*ENTRIES PROVIDED*:

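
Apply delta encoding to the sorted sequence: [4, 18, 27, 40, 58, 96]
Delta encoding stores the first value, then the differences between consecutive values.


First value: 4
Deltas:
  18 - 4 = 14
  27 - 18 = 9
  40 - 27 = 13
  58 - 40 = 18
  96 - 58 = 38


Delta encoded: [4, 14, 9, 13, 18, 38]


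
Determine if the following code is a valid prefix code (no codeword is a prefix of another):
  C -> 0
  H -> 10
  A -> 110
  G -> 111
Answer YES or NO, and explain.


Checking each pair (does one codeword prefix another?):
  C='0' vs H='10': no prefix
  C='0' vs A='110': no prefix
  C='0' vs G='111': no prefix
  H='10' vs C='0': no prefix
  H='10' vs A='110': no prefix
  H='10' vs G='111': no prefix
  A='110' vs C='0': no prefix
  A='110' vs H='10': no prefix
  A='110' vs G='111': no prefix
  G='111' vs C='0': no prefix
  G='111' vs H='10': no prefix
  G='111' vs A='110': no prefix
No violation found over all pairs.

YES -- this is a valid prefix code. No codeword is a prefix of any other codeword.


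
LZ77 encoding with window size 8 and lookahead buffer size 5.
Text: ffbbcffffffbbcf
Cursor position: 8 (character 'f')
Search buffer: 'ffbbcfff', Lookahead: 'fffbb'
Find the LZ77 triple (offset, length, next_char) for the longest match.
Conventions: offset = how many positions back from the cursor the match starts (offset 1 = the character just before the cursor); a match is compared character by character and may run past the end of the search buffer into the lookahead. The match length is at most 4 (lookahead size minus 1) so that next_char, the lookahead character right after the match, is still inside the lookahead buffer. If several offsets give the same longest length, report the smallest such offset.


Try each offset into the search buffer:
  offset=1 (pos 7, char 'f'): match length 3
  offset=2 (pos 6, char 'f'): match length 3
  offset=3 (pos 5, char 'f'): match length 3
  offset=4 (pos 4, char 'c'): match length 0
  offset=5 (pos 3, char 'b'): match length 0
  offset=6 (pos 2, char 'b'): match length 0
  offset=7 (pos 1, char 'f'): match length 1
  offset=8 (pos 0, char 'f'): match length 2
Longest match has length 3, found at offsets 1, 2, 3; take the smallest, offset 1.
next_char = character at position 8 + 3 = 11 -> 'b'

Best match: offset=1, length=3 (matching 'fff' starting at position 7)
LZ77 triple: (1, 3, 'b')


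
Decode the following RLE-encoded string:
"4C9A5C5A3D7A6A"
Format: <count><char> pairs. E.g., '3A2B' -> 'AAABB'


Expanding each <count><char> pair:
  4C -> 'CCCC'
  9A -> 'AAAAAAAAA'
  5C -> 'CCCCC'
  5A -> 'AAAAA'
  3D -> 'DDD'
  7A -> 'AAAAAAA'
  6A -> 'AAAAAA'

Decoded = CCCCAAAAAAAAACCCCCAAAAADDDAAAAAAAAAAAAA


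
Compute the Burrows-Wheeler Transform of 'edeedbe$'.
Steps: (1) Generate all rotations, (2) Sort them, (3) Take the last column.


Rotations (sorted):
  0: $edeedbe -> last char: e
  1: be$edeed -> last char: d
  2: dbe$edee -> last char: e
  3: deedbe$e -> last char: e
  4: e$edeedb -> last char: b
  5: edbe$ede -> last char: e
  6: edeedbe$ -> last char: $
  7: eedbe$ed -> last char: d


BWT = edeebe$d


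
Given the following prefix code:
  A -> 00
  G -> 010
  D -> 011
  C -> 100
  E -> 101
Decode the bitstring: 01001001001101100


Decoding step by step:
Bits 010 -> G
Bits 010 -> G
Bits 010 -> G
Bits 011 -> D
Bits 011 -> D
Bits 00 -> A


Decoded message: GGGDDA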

--

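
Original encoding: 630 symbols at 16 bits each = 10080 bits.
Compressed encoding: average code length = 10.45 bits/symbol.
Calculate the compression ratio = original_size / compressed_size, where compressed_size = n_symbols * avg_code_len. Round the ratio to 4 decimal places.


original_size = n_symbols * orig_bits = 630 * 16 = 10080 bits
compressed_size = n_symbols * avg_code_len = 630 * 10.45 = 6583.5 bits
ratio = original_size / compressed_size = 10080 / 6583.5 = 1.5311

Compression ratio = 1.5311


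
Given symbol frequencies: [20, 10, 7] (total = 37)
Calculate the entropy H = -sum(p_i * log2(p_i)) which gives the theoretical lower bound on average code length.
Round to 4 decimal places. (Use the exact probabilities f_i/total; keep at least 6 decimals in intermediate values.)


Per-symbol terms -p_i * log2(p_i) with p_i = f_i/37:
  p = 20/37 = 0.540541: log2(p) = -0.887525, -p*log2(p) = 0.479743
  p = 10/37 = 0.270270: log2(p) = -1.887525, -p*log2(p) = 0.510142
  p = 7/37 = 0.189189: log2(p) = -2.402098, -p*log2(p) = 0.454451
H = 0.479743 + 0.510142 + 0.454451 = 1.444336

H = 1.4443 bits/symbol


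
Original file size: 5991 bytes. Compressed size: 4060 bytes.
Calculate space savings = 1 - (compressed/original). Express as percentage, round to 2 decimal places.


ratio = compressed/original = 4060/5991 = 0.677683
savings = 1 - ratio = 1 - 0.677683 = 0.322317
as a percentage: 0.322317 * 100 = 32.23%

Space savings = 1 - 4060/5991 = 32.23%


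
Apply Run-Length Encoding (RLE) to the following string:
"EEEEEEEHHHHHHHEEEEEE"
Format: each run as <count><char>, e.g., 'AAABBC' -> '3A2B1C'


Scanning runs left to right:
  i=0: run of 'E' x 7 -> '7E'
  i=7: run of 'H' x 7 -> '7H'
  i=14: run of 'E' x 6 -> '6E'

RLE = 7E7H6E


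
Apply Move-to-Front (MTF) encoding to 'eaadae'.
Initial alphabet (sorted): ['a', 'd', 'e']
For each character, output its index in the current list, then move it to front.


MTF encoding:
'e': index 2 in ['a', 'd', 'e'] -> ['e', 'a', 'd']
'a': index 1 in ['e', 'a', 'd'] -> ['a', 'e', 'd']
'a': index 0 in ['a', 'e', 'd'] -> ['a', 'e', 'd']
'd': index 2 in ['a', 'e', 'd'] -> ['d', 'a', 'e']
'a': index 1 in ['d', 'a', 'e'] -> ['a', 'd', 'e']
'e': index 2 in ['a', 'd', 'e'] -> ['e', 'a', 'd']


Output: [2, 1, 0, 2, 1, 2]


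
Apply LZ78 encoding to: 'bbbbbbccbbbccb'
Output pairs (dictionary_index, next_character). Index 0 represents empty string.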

---

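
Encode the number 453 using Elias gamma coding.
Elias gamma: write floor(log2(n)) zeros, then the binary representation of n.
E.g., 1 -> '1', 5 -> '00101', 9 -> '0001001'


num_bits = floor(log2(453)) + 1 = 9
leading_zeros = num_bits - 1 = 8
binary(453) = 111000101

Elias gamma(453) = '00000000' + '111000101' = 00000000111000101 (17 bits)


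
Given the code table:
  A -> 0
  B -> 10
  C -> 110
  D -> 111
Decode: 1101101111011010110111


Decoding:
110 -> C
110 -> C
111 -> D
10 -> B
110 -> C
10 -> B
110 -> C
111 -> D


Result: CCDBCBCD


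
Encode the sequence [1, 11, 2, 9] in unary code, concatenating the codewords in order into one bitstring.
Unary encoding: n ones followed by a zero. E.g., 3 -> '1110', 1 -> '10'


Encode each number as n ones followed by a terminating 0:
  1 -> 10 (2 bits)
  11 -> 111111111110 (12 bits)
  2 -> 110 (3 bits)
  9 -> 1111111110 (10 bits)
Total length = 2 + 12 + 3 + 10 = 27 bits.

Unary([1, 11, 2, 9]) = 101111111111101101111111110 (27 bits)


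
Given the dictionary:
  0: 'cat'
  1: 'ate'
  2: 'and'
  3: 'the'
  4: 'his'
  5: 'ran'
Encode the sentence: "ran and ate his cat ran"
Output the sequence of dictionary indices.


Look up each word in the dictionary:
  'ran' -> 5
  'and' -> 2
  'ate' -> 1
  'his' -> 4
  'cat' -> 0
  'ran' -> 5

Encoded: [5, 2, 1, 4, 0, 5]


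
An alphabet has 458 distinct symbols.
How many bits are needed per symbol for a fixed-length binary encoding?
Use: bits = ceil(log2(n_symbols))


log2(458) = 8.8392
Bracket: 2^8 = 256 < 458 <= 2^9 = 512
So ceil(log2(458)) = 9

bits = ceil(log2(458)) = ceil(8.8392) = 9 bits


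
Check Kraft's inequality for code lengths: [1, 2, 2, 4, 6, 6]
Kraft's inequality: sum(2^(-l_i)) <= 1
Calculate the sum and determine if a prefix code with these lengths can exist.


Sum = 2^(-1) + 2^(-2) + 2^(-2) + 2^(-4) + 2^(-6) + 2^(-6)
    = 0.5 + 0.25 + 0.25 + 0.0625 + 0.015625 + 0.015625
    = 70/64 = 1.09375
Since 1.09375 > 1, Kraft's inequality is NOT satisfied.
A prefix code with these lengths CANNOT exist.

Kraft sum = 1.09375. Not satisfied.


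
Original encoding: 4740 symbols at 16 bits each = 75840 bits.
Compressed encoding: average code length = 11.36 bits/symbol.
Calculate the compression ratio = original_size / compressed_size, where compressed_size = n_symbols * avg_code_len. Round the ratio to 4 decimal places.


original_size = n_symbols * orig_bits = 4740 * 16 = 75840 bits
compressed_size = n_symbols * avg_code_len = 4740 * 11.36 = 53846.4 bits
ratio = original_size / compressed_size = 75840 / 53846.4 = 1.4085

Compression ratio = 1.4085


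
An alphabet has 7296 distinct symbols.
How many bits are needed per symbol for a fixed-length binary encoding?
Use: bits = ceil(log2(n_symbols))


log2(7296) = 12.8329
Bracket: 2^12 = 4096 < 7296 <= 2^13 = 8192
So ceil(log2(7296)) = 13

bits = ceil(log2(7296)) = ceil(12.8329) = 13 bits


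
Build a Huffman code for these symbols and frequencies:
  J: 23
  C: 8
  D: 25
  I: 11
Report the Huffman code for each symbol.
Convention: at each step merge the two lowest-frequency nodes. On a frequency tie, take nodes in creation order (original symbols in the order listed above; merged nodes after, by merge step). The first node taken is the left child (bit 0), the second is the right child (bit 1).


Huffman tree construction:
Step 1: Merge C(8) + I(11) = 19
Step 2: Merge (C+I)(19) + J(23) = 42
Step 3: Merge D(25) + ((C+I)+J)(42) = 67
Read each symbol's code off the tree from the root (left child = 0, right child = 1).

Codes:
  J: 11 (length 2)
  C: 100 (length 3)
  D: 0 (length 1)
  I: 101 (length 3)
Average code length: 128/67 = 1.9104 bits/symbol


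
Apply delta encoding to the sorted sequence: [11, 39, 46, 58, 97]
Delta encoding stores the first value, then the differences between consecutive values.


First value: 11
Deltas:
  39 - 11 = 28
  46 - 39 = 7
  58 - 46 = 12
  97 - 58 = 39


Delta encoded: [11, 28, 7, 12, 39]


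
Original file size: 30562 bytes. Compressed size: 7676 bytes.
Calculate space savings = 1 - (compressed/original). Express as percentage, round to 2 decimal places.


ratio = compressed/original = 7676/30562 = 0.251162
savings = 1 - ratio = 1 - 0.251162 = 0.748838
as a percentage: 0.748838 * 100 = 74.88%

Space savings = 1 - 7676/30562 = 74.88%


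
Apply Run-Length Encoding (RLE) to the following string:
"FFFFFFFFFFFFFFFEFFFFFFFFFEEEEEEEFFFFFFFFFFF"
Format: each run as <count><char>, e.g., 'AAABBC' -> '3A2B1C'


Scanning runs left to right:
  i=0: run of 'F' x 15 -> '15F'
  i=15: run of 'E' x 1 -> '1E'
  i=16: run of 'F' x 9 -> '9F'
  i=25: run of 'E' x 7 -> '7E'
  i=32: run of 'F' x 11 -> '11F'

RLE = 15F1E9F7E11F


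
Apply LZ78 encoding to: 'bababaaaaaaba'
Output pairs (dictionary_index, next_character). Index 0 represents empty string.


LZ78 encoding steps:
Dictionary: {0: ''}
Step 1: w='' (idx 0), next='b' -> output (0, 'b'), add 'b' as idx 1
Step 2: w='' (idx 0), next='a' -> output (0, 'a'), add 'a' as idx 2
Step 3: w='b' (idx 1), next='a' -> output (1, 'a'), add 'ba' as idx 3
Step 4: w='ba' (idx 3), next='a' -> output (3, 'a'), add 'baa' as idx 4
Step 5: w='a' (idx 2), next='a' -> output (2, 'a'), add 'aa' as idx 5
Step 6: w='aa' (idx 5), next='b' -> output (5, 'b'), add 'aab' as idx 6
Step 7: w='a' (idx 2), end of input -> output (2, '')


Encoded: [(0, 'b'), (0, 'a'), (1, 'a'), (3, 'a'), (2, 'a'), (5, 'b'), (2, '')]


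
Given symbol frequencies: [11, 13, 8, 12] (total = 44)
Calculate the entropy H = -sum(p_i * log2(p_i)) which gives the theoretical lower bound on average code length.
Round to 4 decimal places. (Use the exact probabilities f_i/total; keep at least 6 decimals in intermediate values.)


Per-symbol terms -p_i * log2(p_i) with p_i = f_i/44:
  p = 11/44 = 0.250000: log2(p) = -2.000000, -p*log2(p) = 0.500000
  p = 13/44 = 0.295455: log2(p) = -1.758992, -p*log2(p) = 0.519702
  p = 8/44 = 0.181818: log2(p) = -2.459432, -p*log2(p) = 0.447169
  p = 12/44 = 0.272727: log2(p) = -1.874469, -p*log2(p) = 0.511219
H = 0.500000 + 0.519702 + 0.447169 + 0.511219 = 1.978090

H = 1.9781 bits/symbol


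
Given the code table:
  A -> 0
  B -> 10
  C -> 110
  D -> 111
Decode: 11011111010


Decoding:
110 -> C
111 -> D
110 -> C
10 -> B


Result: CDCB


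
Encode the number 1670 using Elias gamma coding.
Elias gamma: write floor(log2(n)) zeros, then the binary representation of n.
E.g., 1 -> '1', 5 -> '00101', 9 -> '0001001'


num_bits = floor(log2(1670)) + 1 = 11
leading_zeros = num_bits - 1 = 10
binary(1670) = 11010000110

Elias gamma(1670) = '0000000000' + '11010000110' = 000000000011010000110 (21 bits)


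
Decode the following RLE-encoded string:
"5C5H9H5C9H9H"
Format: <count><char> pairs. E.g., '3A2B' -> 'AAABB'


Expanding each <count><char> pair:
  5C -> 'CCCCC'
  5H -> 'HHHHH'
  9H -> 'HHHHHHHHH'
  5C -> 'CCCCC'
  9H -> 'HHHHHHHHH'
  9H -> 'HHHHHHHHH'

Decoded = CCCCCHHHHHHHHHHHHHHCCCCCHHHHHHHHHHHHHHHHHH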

*TASK REQUIREMENTS*: Could you transcribe the entries above word for word, from the line with "Check Kraft's inequality" down to the line with "Report the Huffman code for each symbol.", keeping both?

*WRITTEN SOLUTION*:
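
Check Kraft's inequality for code lengths: [1, 2, 2, 4, 6, 6]
Kraft's inequality: sum(2^(-l_i)) <= 1
Calculate the sum and determine if a prefix code with these lengths can exist.


Sum = 2^(-1) + 2^(-2) + 2^(-2) + 2^(-4) + 2^(-6) + 2^(-6)
    = 0.5 + 0.25 + 0.25 + 0.0625 + 0.015625 + 0.015625
    = 70/64 = 1.09375
Since 1.09375 > 1, Kraft's inequality is NOT satisfied.
A prefix code with these lengths CANNOT exist.

Kraft sum = 1.09375. Not satisfied.


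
Original encoding: 4740 symbols at 16 bits each = 75840 bits.
Compressed encoding: average code length = 11.36 bits/symbol.
Calculate the compression ratio = original_size / compressed_size, where compressed_size = n_symbols * avg_code_len. Round the ratio to 4 decimal places.


original_size = n_symbols * orig_bits = 4740 * 16 = 75840 bits
compressed_size = n_symbols * avg_code_len = 4740 * 11.36 = 53846.4 bits
ratio = original_size / compressed_size = 75840 / 53846.4 = 1.4085

Compression ratio = 1.4085


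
An alphabet has 7296 distinct symbols.
How many bits are needed per symbol for a fixed-length binary encoding?
Use: bits = ceil(log2(n_symbols))


log2(7296) = 12.8329
Bracket: 2^12 = 4096 < 7296 <= 2^13 = 8192
So ceil(log2(7296)) = 13

bits = ceil(log2(7296)) = ceil(12.8329) = 13 bits


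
Build a Huffman code for these symbols and frequencies:
  J: 23
  C: 8
  D: 25
  I: 11
Report the Huffman code for each symbol.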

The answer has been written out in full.